Material for this task:
• • •
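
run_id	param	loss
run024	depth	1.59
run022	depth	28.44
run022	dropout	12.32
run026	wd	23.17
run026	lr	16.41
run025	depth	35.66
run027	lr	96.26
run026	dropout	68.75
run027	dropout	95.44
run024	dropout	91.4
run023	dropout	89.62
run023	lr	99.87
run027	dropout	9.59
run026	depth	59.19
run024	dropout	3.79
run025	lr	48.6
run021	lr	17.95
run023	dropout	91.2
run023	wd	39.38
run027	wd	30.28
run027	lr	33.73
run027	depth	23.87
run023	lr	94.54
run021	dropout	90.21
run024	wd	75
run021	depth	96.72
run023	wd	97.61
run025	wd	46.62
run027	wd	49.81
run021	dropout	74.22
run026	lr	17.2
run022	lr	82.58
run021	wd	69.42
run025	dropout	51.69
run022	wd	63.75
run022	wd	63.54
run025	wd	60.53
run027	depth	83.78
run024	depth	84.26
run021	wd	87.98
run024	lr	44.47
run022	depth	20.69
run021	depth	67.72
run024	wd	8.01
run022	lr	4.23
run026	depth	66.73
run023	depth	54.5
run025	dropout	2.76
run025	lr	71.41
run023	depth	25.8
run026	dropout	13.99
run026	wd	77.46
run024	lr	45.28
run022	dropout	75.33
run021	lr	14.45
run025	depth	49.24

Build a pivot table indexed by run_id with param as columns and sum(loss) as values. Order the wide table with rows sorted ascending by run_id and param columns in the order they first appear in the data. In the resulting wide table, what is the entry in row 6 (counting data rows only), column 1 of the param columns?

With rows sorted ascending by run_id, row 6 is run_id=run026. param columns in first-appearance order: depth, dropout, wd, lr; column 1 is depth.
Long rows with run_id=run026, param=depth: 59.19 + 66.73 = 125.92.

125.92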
• • •
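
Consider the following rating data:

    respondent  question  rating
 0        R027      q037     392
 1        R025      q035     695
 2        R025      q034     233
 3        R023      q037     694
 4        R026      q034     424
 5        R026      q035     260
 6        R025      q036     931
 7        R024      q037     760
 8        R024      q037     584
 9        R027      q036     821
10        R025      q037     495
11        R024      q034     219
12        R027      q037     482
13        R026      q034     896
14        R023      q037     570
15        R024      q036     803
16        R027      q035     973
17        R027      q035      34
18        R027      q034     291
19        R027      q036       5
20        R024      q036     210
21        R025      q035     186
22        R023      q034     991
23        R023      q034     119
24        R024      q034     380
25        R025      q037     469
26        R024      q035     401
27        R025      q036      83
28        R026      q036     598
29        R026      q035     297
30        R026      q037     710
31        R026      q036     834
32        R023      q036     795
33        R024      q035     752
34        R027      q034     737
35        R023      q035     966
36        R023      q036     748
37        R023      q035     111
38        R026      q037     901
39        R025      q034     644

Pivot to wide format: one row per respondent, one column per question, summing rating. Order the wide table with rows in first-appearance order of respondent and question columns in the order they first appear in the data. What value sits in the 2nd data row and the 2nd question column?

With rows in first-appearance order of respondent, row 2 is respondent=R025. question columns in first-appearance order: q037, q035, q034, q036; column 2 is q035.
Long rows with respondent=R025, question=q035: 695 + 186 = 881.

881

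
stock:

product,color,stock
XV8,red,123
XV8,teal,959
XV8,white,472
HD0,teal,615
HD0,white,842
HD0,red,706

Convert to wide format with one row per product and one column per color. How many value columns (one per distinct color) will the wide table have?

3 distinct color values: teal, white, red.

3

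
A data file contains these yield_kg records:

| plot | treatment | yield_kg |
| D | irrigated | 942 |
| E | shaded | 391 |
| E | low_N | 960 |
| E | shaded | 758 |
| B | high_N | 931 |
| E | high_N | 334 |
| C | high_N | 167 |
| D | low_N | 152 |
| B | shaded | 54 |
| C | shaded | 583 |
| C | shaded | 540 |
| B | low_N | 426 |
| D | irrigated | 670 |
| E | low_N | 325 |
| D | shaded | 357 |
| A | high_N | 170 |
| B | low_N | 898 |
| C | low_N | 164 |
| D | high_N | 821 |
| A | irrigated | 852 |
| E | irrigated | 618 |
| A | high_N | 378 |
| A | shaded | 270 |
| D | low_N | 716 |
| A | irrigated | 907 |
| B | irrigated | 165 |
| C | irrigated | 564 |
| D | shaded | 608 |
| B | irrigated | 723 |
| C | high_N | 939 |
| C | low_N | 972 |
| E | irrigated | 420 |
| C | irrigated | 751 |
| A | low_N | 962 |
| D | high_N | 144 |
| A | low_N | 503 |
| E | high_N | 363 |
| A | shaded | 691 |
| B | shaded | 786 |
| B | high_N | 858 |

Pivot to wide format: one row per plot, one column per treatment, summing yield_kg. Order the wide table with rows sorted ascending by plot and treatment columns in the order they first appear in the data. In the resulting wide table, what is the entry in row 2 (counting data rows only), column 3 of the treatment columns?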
• • •
What you should do: Within the material above, show every line that includes "plot".

Response to the task:
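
| plot | treatment | yield_kg |
Pivot to wide format: one row per plot, one column per treatment, summing yield_kg. Order the wide table with rows sorted ascending by plot and treatment columns in the order they first appear in the data. In the resulting wide table, what is the entry in row 2 (counting data rows only), column 3 of the treatment columns?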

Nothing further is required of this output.